[Data shown]:
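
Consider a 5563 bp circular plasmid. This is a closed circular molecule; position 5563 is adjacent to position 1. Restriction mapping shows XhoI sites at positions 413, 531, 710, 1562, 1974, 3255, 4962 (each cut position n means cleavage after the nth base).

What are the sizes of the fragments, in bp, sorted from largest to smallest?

Circular molecule, 7 cuts → 7 fragments:
  531 − 413 = 118 bp
  710 − 531 = 179 bp
  1562 − 710 = 852 bp
  1974 − 1562 = 412 bp
  3255 − 1974 = 1281 bp
  4962 − 3255 = 1707 bp
  wrap: 5563 − 4962 + 413 = 1014 bp
Sorted largest to smallest: 1707, 1281, 1014, 852, 412, 179, 118 bp.

1707, 1281, 1014, 852, 412, 179, 118 bp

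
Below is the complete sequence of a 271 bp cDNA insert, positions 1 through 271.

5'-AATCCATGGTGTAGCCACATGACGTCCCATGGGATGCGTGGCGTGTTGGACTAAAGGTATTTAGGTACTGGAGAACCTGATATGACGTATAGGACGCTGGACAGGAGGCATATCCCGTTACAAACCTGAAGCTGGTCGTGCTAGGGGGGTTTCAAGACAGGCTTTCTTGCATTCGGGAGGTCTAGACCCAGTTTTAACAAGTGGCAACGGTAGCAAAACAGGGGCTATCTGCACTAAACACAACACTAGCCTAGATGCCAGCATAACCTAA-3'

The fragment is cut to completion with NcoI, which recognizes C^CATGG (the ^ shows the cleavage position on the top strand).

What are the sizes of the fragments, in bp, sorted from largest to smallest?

244, 23, 4 bp

NcoI sites (CCATGG) start at positions 4, 27.
NcoI cuts after the first base of each site, so after positions 4, 27.
Linear molecule, 2 cuts → 3 fragments:
  1–4 → 4 bp
  5–27 → 23 bp
  28–271 → 244 bp
Sorted largest to smallest: 244, 23, 4 bp.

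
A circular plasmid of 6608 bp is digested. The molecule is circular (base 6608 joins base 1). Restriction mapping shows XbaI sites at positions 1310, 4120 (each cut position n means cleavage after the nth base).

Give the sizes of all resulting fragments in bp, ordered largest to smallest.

Circular molecule, 2 cuts → 2 fragments:
  4120 − 1310 = 2810 bp
  wrap: 6608 − 4120 + 1310 = 3798 bp
Sorted largest to smallest: 3798, 2810 bp.

3798, 2810 bp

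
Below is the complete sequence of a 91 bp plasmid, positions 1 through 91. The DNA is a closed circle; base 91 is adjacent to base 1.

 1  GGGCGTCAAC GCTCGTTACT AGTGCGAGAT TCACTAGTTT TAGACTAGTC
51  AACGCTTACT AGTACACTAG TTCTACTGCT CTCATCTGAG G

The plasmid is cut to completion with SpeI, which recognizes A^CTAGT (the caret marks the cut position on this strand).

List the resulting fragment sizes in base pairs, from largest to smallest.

SpeI sites (ACTAGT) start at positions 18, 33, 44, 58, 66.
SpeI cuts after the first base of each site, so after positions 18, 33, 44, 58, 66.
Circular molecule, 5 cuts → 5 fragments:
  19–33 → 15 bp
  34–44 → 11 bp
  45–58 → 14 bp
  59–66 → 8 bp
  67–91 then 1–18 → 25 + 18 = 43 bp
Sorted largest to smallest: 43, 15, 14, 11, 8 bp.

43, 15, 14, 11, 8 bp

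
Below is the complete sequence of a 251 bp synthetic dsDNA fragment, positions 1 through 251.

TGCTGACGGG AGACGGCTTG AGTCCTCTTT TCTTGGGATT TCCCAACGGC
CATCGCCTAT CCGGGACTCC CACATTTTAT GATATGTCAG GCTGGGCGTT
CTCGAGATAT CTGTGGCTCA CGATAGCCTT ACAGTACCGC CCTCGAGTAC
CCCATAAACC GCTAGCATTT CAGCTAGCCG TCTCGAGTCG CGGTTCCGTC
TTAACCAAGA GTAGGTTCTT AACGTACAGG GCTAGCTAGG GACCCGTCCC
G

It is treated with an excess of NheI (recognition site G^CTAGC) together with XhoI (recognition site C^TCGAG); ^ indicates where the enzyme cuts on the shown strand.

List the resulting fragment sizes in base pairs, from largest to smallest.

101, 49, 41, 20, 19, 12, 9 bp

NheI sites (GCTAGC) start at positions 161, 173, 231.
NheI cuts after the first base of each site, so after positions 161, 173, 231.
XhoI sites (CTCGAG) start at positions 101, 142, 182.
XhoI cuts after the first base of each site, so after positions 101, 142, 182.
Combined cut positions: 101, 142, 161, 173, 182, 231.
Linear molecule, 6 cuts → 7 fragments:
  1–101 → 101 bp
  102–142 → 41 bp
  143–161 → 19 bp
  162–173 → 12 bp
  174–182 → 9 bp
  183–231 → 49 bp
  232–251 → 20 bp
Sorted largest to smallest: 101, 49, 41, 20, 19, 12, 9 bp.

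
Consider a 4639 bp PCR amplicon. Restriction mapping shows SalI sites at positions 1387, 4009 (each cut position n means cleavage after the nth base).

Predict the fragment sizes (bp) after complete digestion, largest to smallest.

2622, 1387, 630 bp

Linear molecule, 2 cuts → 3 fragments:
  1387 − 0 = 1387 bp
  4009 − 1387 = 2622 bp
  4639 − 4009 = 630 bp
Sorted largest to smallest: 2622, 1387, 630 bp.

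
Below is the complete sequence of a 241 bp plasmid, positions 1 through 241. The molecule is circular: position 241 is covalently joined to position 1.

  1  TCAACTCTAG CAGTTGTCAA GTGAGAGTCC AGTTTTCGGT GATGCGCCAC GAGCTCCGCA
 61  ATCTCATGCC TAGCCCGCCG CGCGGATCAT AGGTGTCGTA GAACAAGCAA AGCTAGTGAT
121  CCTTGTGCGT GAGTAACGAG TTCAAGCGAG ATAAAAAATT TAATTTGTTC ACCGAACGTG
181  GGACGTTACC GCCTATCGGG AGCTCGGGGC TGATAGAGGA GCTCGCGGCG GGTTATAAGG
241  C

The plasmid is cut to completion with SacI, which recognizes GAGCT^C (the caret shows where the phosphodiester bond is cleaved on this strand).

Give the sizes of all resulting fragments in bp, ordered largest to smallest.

SacI sites (GAGCTC) start at positions 51, 200, 219.
SacI cuts after base 5 of each site (before the last base), so after positions 55, 204, 223.
Circular molecule, 3 cuts → 3 fragments:
  56–204 → 149 bp
  205–223 → 19 bp
  224–241 then 1–55 → 18 + 55 = 73 bp
Sorted largest to smallest: 149, 73, 19 bp.

149, 73, 19 bp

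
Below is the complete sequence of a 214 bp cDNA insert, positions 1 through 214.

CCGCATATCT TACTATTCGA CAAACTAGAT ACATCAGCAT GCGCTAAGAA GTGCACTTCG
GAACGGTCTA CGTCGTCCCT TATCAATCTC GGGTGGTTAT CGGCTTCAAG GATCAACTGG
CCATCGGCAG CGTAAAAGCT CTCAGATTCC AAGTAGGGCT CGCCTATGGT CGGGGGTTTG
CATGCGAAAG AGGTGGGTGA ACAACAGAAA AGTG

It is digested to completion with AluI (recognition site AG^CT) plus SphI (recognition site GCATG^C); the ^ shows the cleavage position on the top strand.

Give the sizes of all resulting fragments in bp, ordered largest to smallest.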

[Exercise aim]: Give the data again in full, keeping every line as it was.

[Task response]:
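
Consider a 5563 bp circular plasmid. This is a closed circular molecule; position 5563 is adjacent to position 1. Restriction mapping shows XhoI sites at positions 413, 531, 710, 1562, 1974, 3255, 4962 (each cut position n means cleavage after the nth base).

What are the sizes of the fragments, in bp, sorted from largest to smallest?

Circular molecule, 7 cuts → 7 fragments:
  531 − 413 = 118 bp
  710 − 531 = 179 bp
  1562 − 710 = 852 bp
  1974 − 1562 = 412 bp
  3255 − 1974 = 1281 bp
  4962 − 3255 = 1707 bp
  wrap: 5563 − 4962 + 413 = 1014 bp
Sorted largest to smallest: 1707, 1281, 1014, 852, 412, 179, 118 bp.

1707, 1281, 1014, 852, 412, 179, 118 bp

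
Below is the complete sequence of a 271 bp cDNA insert, positions 1 through 271.

5'-AATCCATGGTGTAGCCACATGACGTCCCATGGGATGCGTGGCGTGTTGGACTAAAGGTATTTAGGTACTGGAGAACCTGATATGACGTATAGGACGCTGGACAGGAGGCATATCCCGTTACAAACCTGAAGCTGGTCGTGCTAGGGGGGTTTCAAGACAGGCTTTCTTGCATTCGGGAGGTCTAGACCCAGTTTTAACAAGTGGCAACGGTAGCAAAACAGGGGCTATCTGCACTAAACACAACACTAGCCTAGATGCCAGCATAACCTAA-3'

The fragment is cut to completion with NcoI, which recognizes C^CATGG (the ^ shows the cleavage position on the top strand).

What are the sizes of the fragments, in bp, sorted from largest to smallest?

244, 23, 4 bp

NcoI sites (CCATGG) start at positions 4, 27.
NcoI cuts after the first base of each site, so after positions 4, 27.
Linear molecule, 2 cuts → 3 fragments:
  1–4 → 4 bp
  5–27 → 23 bp
  28–271 → 244 bp
Sorted largest to smallest: 244, 23, 4 bp.

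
A circular plasmid of 6608 bp is digested. The molecule is circular (base 6608 joins base 1). Restriction mapping shows XbaI sites at positions 1310, 4120 (each cut position n means cleavage after the nth base).

Give the sizes of all resulting fragments in bp, ordered largest to smallest.

Circular molecule, 2 cuts → 2 fragments:
  4120 − 1310 = 2810 bp
  wrap: 6608 − 4120 + 1310 = 3798 bp
Sorted largest to smallest: 3798, 2810 bp.

3798, 2810 bp

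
Below is the complete sequence of a 91 bp plasmid, positions 1 through 91. The DNA is a closed circle; base 91 is adjacent to base 1.

 1  GGGCGTCAAC GCTCGTTACT AGTGCGAGAT TCACTAGTTT TAGACTAGTC
51  AACGCTTACT AGTACACTAG TTCTACTGCT CTCATCTGAG G

The plasmid is cut to completion with SpeI, which recognizes A^CTAGT (the caret marks the cut position on this strand).

List the resulting fragment sizes in base pairs, from largest to smallest.

SpeI sites (ACTAGT) start at positions 18, 33, 44, 58, 66.
SpeI cuts after the first base of each site, so after positions 18, 33, 44, 58, 66.
Circular molecule, 5 cuts → 5 fragments:
  19–33 → 15 bp
  34–44 → 11 bp
  45–58 → 14 bp
  59–66 → 8 bp
  67–91 then 1–18 → 25 + 18 = 43 bp
Sorted largest to smallest: 43, 15, 14, 11, 8 bp.

43, 15, 14, 11, 8 bp

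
Below is the complete sequence of a 251 bp synthetic dsDNA fragment, positions 1 through 251.

TGCTGACGGG AGACGGCTTG AGTCCTCTTT TCTTGGGATT TCCCAACGGC
CATCGCCTAT CCGGGACTCC CACATTTTAT GATATGTCAG GCTGGGCGTT
CTCGAGATAT CTGTGGCTCA CGATAGCCTT ACAGTACCGC CCTCGAGTAC
CCCATAAACC GCTAGCATTT CAGCTAGCCG TCTCGAGTCG CGGTTCCGTC
TTAACCAAGA GTAGGTTCTT AACGTACAGG GCTAGCTAGG GACCCGTCCC
G

It is treated with an excess of NheI (recognition site G^CTAGC) together with XhoI (recognition site C^TCGAG); ^ indicates where the enzyme cuts on the shown strand.

List the resulting fragment sizes in base pairs, from largest to smallest.

101, 49, 41, 20, 19, 12, 9 bp

NheI sites (GCTAGC) start at positions 161, 173, 231.
NheI cuts after the first base of each site, so after positions 161, 173, 231.
XhoI sites (CTCGAG) start at positions 101, 142, 182.
XhoI cuts after the first base of each site, so after positions 101, 142, 182.
Combined cut positions: 101, 142, 161, 173, 182, 231.
Linear molecule, 6 cuts → 7 fragments:
  1–101 → 101 bp
  102–142 → 41 bp
  143–161 → 19 bp
  162–173 → 12 bp
  174–182 → 9 bp
  183–231 → 49 bp
  232–251 → 20 bp
Sorted largest to smallest: 101, 49, 41, 20, 19, 12, 9 bp.

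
Consider a 4639 bp PCR amplicon. Restriction mapping shows SalI sites at positions 1387, 4009 (each cut position n means cleavage after the nth base).

Predict the fragment sizes (bp) after complete digestion, largest to smallest.

2622, 1387, 630 bp

Linear molecule, 2 cuts → 3 fragments:
  1387 − 0 = 1387 bp
  4009 − 1387 = 2622 bp
  4639 − 4009 = 630 bp
Sorted largest to smallest: 2622, 1387, 630 bp.

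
Below is the complete sequence of a 241 bp plasmid, positions 1 through 241. The molecule is circular: position 241 is covalently joined to position 1.

  1  TCAACTCTAG CAGTTGTCAA GTGAGAGTCC AGTTTTCGGT GATGCGCCAC GAGCTCCGCA
 61  ATCTCATGCC TAGCCCGCCG CGCGGATCAT AGGTGTCGTA GAACAAGCAA AGCTAGTGAT
121  CCTTGTGCGT GAGTAACGAG TTCAAGCGAG ATAAAAAATT TAATTTGTTC ACCGAACGTG
181  GGACGTTACC GCCTATCGGG AGCTCGGGGC TGATAGAGGA GCTCGCGGCG GGTTATAAGG
241  C

The plasmid is cut to completion with SacI, which recognizes GAGCT^C (the caret shows where the phosphodiester bond is cleaved on this strand).

Give the sizes of all resulting fragments in bp, ordered largest to smallest.

SacI sites (GAGCTC) start at positions 51, 200, 219.
SacI cuts after base 5 of each site (before the last base), so after positions 55, 204, 223.
Circular molecule, 3 cuts → 3 fragments:
  56–204 → 149 bp
  205–223 → 19 bp
  224–241 then 1–55 → 18 + 55 = 73 bp
Sorted largest to smallest: 149, 73, 19 bp.

149, 73, 19 bp

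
Below is the complete sequence of a 214 bp cDNA insert, positions 1 through 214.

CCGCATATCT TACTATTCGA CAAACTAGAT ACATCAGCAT GCGCTAAGAA GTGCACTTCG
GAACGGTCTA CGTCGTCCCT TATCAATCTC GGGTGGTTAT CGGCTTCAAG GATCAACTGG
CCATCGGCAG CGTAAAAGCT CTCAGATTCC AAGTAGGGCT CGCCTATGGT CGGGGGTTTG
CATGCGAAAG AGGTGGGTGA ACAACAGAAA AGTG

It is digested to completion with AluI (recognition site AG^CT) plus SphI (recognition site GCATG^C); the ^ shows the cleavage position on the top strand.

Give the sizes of all resulting fragments in bp, ordered largest to smallest.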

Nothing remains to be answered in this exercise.